[[ Data shown, beginning ]]

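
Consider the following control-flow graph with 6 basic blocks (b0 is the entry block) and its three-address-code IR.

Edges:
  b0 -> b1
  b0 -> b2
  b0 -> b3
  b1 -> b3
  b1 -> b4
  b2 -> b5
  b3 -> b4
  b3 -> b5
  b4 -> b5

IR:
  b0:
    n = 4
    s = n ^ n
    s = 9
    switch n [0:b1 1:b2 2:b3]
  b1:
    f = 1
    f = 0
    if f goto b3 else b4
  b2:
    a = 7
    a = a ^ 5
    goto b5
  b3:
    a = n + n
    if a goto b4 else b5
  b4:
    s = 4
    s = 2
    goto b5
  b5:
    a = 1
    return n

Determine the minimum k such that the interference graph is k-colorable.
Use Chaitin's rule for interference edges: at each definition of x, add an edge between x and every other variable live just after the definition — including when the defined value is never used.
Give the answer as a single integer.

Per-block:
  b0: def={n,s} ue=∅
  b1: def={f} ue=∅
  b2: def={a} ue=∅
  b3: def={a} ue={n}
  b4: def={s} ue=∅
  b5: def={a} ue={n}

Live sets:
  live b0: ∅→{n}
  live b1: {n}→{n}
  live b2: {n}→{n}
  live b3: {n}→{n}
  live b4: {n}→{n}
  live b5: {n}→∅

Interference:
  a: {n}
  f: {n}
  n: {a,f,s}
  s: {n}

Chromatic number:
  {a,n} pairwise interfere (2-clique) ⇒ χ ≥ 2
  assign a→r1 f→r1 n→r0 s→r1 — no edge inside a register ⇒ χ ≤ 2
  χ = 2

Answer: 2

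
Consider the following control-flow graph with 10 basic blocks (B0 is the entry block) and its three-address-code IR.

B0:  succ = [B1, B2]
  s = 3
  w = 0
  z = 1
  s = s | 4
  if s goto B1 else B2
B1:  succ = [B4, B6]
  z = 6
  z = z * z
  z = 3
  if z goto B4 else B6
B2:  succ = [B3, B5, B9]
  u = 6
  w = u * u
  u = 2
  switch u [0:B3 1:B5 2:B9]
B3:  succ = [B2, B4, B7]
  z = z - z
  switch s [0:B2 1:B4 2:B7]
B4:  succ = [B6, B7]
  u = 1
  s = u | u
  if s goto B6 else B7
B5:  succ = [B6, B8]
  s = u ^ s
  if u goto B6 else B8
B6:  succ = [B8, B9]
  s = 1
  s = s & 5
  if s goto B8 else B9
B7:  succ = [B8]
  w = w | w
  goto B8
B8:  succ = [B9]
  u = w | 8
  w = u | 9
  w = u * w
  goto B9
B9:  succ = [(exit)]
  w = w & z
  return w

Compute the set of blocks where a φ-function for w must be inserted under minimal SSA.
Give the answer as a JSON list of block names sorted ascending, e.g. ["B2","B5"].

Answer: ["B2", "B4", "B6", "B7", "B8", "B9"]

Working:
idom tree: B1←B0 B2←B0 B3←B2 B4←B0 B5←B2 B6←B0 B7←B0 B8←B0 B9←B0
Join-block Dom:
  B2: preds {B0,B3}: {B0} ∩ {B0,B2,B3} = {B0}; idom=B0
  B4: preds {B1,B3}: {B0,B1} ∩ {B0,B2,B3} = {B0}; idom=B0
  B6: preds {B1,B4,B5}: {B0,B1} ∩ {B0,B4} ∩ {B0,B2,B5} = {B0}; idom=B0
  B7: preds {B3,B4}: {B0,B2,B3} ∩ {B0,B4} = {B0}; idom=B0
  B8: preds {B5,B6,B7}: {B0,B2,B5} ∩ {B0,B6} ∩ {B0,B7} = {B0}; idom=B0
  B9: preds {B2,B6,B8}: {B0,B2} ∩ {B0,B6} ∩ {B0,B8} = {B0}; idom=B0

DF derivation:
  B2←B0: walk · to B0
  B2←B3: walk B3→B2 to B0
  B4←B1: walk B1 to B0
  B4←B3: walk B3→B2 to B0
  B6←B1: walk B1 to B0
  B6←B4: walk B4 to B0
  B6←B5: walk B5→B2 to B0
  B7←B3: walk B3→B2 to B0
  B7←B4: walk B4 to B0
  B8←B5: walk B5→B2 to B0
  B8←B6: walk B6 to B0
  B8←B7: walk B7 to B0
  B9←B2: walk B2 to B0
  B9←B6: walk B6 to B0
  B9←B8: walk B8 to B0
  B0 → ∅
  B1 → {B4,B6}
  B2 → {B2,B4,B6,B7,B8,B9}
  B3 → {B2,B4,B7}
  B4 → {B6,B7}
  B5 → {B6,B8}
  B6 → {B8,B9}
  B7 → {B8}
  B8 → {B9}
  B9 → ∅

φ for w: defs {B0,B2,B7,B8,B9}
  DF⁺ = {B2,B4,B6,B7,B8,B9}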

[[ Data shown, end ]]

▶ **Problem to solve**
Using the records above, copy all lines that include the word "Consider".

▶ **Solution**
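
Consider the following control-flow graph with 6 basic blocks (b0 is the entry block) and its three-address-code IR.
Consider the following control-flow graph with 10 basic blocks (B0 is the entry block) and its three-address-code IR.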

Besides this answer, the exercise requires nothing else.